══ The data
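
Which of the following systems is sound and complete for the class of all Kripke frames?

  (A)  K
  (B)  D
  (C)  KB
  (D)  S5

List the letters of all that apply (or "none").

A

(A) K is determined by exactly this class.
(B) D is determined by the class of serial frames.
(C) KB is determined by the class of symmetric frames.
(D) S5 is determined by the class of reflexive, symmetric, and transitive frames.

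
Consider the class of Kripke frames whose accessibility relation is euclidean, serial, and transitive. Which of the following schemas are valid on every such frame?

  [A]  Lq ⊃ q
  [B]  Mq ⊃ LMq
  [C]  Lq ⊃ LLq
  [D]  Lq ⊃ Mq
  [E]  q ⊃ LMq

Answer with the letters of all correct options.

(A) Lq ⊃ q is axiom T, which corresponds to reflexivity. Such an R need not be reflexive — not valid.
(B) Mq ⊃ LMq is axiom 5; it is valid on a frame exactly when R is euclidean. Every such R is euclidean, so valid.
(C) Lq ⊃ LLq is axiom 4; it is valid on a frame exactly when R is transitive. Every such R is transitive, so valid.
(D) Lq ⊃ Mq (axiom D) characterises the serial frames. Every such R is serial — valid.
(E) q ⊃ LMq is axiom B; it is valid on a frame exactly when R is symmetric. Such an R need not be symmetric, so not valid.

B, C, D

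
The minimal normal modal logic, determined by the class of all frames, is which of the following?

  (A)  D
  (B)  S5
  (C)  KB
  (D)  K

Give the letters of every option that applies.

(A) D is determined by the class of serial frames.
(B) S5 is determined by the class of reflexive, symmetric, and transitive frames.
(C) KB is determined by the class of symmetric frames.
(D) K is determined by exactly this class.

D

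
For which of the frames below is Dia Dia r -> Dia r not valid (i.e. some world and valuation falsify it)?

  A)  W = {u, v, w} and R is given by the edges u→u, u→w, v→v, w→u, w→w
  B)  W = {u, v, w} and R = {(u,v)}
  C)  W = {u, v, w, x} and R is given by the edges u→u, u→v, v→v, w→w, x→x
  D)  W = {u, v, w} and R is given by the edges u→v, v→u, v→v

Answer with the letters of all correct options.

The schema Dia Dia r -> Dia r is the dual of axiom 4; it is valid on a frame iff R is transitive.
(A) R is transitive (R is closed under composition), so the schema is valid here.
(B) R is transitive (R is closed under composition), so the schema is valid here.
(C) R is transitive (R is closed under composition), so the schema is valid here.
(D) R is not transitive (u R v and v R u but not u R u), so the schema fails here.

D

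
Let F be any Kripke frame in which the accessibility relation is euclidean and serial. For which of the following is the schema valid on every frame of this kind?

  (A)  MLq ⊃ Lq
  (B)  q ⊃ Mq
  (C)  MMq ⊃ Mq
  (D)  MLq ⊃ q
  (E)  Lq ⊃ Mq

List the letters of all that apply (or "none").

A, E

(A) MLq ⊃ Lq (the dual of axiom 5) characterises the euclidean frames. Every such R is euclidean — valid.
(B) q ⊃ Mq (the dual of axiom T) characterises the reflexive frames. Such an R need not be reflexive — not valid.
(C) the dual of axiom 4: valid iff R is transitive. Such an R need not be transitive — not valid.
(D) MLq ⊃ q is the dual of axiom B, which corresponds to symmetry. Such an R need not be symmetric — not valid.
(E) Lq ⊃ Mq (axiom D) characterises the serial frames. Every such R is serial — valid.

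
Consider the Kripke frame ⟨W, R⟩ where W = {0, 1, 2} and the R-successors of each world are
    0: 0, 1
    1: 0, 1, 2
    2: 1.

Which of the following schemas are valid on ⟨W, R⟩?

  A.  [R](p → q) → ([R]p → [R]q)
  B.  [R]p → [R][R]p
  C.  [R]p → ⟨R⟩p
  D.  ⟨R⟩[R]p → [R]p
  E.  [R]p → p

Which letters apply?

A, C

R is not reflexive: not 2 R 2.
R is not transitive: 0 R 1 and 1 R 2 but not 0 R 2.
R is not euclidean: 1 R 0 and 1 R 2 but not 0 R 2.
R is serial: every world has an R-successor.
(A) this is just K, valid on every normal frame.
(B) [R]p → [R][R]p is axiom 4, which corresponds to transitivity. R is not transitive — not valid.
(C) [R]p → ⟨R⟩p is axiom D, which corresponds to seriality. R is serial — valid.
(D) ⟨R⟩[R]p → [R]p is the dual of axiom 5; it is valid on a frame exactly when R is euclidean. R is not euclidean, so not valid.
(E) axiom T: valid iff R is reflexive. R is not reflexive — not valid.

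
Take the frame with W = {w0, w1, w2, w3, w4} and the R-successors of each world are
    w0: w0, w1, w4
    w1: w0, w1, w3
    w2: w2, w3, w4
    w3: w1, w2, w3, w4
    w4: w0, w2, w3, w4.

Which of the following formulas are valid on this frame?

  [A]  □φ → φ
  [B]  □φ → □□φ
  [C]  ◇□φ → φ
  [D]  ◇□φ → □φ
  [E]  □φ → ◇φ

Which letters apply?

A, C, E

R is reflexive: each world relates to itself.
R is symmetric: every R-edge is matched by its reverse.
R is not transitive: w0 R w1 and w1 R w3 but not w0 R w3.
R is not euclidean: w0 R w1 and w0 R w4 but not w1 R w4.
R is serial: every world has an R-successor.
(A) □φ → φ is axiom T; it is valid on a frame exactly when R is reflexive. R is reflexive, so valid.
(B) □φ → □□φ is axiom 4; it is valid on a frame exactly when R is transitive. R is not transitive, so not valid.
(C) the dual of axiom B: valid iff R is symmetric. R is symmetric — valid.
(D) the dual of axiom 5: valid iff R is euclidean. R is not euclidean — not valid.
(E) □φ → ◇φ is axiom D, which corresponds to seriality. R is serial — valid.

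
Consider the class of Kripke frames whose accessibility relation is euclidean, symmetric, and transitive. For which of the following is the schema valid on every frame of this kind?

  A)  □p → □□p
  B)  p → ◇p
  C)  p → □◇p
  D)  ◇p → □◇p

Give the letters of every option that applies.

A, C, D

(A) axiom 4: valid iff R is transitive. Every such R is transitive — valid.
(B) p → ◇p is the dual of axiom T, which corresponds to reflexivity. Such an R need not be reflexive — not valid.
(C) p → □◇p (axiom B) characterises the symmetric frames. Every such R is symmetric — valid.
(D) ◇p → □◇p (axiom 5) characterises the euclidean frames. Every such R is euclidean — valid.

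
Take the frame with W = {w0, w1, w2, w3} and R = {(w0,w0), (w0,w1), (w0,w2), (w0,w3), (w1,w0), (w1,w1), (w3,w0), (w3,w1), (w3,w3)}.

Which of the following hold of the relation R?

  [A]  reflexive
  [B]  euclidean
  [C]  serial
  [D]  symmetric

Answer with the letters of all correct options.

(A) not reflexive: not w2 R w2.
(B) not euclidean: w0 R w1 and w0 R w2 but not w1 R w2.
(C) not serial: w2 has no R-successor.
(D) not symmetric: w0 R w2 but not w2 R w0.

none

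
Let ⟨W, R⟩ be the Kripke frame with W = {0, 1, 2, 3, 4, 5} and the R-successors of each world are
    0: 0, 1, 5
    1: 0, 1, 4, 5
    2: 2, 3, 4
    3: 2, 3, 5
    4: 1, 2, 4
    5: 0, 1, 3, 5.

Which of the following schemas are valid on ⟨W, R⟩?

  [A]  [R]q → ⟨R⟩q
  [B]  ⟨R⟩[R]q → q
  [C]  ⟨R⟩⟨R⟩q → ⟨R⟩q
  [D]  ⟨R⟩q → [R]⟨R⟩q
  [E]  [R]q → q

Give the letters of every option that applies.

R is reflexive: each world relates to itself.
R is symmetric: every R-edge is matched by its reverse.
R is not transitive: 0 R 1 and 1 R 4 but not 0 R 4.
R is not euclidean: 1 R 0 and 1 R 4 but not 0 R 4.
R is serial: every world has an R-successor.
(A) axiom D: valid iff R is serial. R is serial — valid.
(B) ⟨R⟩[R]q → q is the dual of axiom B; it is valid on a frame exactly when R is symmetric. R is symmetric, so valid.
(C) ⟨R⟩⟨R⟩q → ⟨R⟩q (the dual of axiom 4) characterises the transitive frames. R is not transitive — not valid.
(D) ⟨R⟩q → [R]⟨R⟩q is axiom 5; it is valid on a frame exactly when R is euclidean. R is not euclidean, so not valid.
(E) [R]q → q (axiom T) characterises the reflexive frames. R is reflexive — valid.

A, B, E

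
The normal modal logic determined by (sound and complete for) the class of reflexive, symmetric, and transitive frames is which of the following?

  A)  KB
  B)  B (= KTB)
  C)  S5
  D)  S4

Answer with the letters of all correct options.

(A) KB is determined by the class of symmetric frames.
(B) B (= KTB) is determined by the class of reflexive and symmetric frames.
(C) S5 is determined by exactly this class.
(D) S4 is determined by the class of reflexive and transitive frames.

C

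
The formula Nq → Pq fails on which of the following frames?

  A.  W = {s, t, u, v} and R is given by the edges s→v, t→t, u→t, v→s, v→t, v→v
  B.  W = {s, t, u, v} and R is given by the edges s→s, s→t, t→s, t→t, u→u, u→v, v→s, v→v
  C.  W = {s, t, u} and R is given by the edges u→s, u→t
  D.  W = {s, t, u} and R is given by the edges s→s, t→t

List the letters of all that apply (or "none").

C, D

The schema Nq → Pq is axiom D; it is valid on a frame iff R is serial.
(A) R is serial (every world has an R-successor), so the schema is valid here.
(B) R is serial (every world has an R-successor), so the schema is valid here.
(C) R is not serial (s has no R-successor), so the schema fails here.
(D) R is not serial (u has no R-successor), so the schema fails here.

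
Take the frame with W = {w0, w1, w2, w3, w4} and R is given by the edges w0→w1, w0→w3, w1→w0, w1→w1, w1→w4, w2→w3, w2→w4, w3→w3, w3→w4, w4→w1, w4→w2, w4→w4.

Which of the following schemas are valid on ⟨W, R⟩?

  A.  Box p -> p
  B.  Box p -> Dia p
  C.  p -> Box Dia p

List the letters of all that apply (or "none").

R is not reflexive: not w0 R w0.
R is not symmetric: w0 R w3 but not w3 R w0.
R is serial: every world has an R-successor.
(A) Box p -> p is axiom T, which corresponds to reflexivity. R is not reflexive — not valid.
(B) Box p -> Dia p is axiom D, which corresponds to seriality. R is serial — valid.
(C) p -> Box Dia p is axiom B; it is valid on a frame exactly when R is symmetric. R is not symmetric, so not valid.

B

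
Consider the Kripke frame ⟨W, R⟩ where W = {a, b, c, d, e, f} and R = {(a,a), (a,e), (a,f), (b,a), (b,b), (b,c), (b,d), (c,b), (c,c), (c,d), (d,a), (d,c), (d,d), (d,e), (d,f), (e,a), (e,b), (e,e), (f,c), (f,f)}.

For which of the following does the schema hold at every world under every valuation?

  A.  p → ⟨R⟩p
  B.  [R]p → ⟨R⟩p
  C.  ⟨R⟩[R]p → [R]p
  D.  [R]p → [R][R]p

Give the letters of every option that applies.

R is reflexive: each world relates to itself.
R is not transitive: a R e and e R b but not a R b.
R is not euclidean: a R e and a R f but not e R f.
R is serial: every world has an R-successor.
(A) the dual of axiom T: valid iff R is reflexive. R is reflexive — valid.
(B) axiom D: valid iff R is serial. R is serial — valid.
(C) the dual of axiom 5: valid iff R is euclidean. R is not euclidean — not valid.
(D) [R]p → [R][R]p (axiom 4) characterises the transitive frames. R is not transitive — not valid.

A, B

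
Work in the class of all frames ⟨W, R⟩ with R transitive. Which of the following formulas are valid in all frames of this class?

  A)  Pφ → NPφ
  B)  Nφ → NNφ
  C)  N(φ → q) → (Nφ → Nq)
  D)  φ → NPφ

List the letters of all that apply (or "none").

(A) Pφ → NPφ is axiom 5, which corresponds to the euclidean property. Such an R need not be euclidean — not valid.
(B) Nφ → NNφ (axiom 4) characterises the transitive frames. Every such R is transitive — valid.
(C) this is just K, valid on every normal frame.
(D) axiom B: valid iff R is symmetric. Such an R need not be symmetric — not valid.

B, C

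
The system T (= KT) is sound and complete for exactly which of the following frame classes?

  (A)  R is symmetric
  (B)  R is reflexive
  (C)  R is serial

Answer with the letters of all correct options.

B

(A) this class determines KB, not T (= KT).
(B) T (= KT) is sound and complete for exactly this class.
(C) this class determines D, not T (= KT).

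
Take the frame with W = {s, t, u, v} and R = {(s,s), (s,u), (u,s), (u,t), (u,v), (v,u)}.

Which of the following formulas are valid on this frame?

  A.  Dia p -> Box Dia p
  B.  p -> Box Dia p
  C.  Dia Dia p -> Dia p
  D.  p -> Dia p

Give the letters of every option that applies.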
════
## Task goal
Which lines of the records above contain the word "successors"? Show each of them.

## Result for this exercise
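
Consider the Kripke frame ⟨W, R⟩ where W = {0, 1, 2} and the R-successors of each world are
Take the frame with W = {w0, w1, w2, w3, w4} and the R-successors of each world are
Let ⟨W, R⟩ be the Kripke frame with W = {0, 1, 2, 3, 4, 5} and the R-successors of each world are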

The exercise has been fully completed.